<<<<

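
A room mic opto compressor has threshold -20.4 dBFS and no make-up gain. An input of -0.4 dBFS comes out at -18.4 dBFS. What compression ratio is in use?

Input overshoot = -0.4 − (-20.4) = 20 dB; output overshoot = -18.4 − (-20.4) = 2 dB.
Ratio = 20 / 2 = 10.

10:1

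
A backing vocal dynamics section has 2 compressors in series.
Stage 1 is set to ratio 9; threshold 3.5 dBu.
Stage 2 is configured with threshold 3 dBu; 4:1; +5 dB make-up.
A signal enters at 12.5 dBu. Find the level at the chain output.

Stage 1: 12.5 dBu is 9 dB over 3.5 dBu; at 9:1 that becomes 1 dB over, giving 4.5 dBu.
Stage 2: 1.5 dB above 3 dBu, reduced 4:1 to 0.375 dB above → 3.375 dBu; +5 dB make-up → 8.375 dBu.

8.375 dBu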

>>>>

• _PROBLEM DESCRIPTION_:
Set down only these lines, exactly: the line containing "Stage 1 is set to ratio 9; threshold 3.5 dBu." and each line after it, through the end of the listing.

• _ANSWER SPACE_:
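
Stage 1 is set to ratio 9; threshold 3.5 dBu.
Stage 2 is configured with threshold 3 dBu; 4:1; +5 dB make-up.
A signal enters at 12.5 dBu. Find the level at the chain output.

Stage 1: 12.5 dBu is 9 dB over 3.5 dBu; at 9:1 that becomes 1 dB over, giving 4.5 dBu.
Stage 2: 1.5 dB above 3 dBu, reduced 4:1 to 0.375 dB above → 3.375 dBu; +5 dB make-up → 8.375 dBu.

8.375 dBu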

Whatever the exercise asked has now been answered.